-- What to produce --
What lines below contain the string "intended"? List them all.

-- Extracted data --
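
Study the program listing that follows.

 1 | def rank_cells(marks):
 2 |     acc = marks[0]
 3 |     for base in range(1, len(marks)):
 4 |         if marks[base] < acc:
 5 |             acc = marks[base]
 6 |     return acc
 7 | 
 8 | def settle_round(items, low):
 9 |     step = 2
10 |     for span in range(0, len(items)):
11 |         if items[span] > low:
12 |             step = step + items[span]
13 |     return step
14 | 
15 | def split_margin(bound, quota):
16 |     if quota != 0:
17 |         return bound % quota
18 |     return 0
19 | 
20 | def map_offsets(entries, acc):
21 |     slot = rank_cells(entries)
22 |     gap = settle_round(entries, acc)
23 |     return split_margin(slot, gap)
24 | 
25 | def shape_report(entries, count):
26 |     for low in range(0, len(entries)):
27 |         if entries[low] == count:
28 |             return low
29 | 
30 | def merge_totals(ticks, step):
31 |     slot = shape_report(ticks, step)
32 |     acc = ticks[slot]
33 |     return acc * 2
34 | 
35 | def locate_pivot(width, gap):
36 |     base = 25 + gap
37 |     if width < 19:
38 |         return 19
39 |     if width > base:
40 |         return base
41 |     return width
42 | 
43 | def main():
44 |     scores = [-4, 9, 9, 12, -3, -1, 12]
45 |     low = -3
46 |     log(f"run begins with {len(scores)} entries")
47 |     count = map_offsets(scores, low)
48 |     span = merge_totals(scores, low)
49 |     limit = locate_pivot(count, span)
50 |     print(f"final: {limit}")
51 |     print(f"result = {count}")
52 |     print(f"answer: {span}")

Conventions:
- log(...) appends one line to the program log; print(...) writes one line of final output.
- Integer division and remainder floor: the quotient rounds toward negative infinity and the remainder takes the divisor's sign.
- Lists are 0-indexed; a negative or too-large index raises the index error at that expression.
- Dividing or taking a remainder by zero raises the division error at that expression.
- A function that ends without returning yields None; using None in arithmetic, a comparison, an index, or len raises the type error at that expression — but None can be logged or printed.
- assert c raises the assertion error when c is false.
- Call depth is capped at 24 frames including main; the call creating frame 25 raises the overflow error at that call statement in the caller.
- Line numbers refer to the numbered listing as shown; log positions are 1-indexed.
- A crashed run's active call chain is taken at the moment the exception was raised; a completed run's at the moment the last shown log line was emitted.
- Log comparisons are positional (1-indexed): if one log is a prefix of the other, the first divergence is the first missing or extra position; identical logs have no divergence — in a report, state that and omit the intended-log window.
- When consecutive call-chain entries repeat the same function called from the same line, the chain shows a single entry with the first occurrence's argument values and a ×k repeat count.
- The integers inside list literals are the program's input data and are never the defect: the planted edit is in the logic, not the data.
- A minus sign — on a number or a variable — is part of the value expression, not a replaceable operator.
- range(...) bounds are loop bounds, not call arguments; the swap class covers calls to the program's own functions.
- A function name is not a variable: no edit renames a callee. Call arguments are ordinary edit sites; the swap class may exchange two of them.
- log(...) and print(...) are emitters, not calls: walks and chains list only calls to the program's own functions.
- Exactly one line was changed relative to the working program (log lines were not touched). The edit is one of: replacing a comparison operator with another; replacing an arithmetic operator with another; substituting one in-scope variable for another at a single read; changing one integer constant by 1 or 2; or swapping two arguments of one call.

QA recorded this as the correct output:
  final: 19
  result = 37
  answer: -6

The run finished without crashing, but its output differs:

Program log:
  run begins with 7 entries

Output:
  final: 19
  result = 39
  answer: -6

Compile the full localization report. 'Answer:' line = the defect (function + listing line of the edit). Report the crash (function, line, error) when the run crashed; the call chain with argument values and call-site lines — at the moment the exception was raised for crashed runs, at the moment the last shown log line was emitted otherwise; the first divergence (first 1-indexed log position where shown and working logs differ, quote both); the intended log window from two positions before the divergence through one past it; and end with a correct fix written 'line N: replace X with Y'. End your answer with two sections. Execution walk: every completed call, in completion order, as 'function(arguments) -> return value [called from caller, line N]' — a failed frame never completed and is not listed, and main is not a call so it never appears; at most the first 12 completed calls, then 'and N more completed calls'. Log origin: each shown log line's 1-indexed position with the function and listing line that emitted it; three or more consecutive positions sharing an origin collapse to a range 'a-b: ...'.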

-- Answer to this problem --
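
- Log comparisons are positional (1-indexed): if one log is a prefix of the other, the first divergence is the first missing or extra position; identical logs have no divergence — in a report, state that and omit the intended-log window.
Compile the full localization report. 'Answer:' line = the defect (function + listing line of the edit). Report the crash (function, line, error) when the run crashed; the call chain with argument values and call-site lines — at the moment the exception was raised for crashed runs, at the moment the last shown log line was emitted otherwise; the first divergence (first 1-indexed log position where shown and working logs differ, quote both); the intended log window from two positions before the divergence through one past it; and end with a correct fix written 'line N: replace X with Y'. End your answer with two sections. Execution walk: every completed call, in completion order, as 'function(arguments) -> return value [called from caller, line N]' — a failed frame never completed and is not listed, and main is not a call so it never appears; at most the first 12 completed calls, then 'and N more completed calls'. Log origin: each shown log line's 1-indexed position with the function and listing line that emitted it; three or more consecutive positions sharing an origin collapse to a range 'a-b: ...'.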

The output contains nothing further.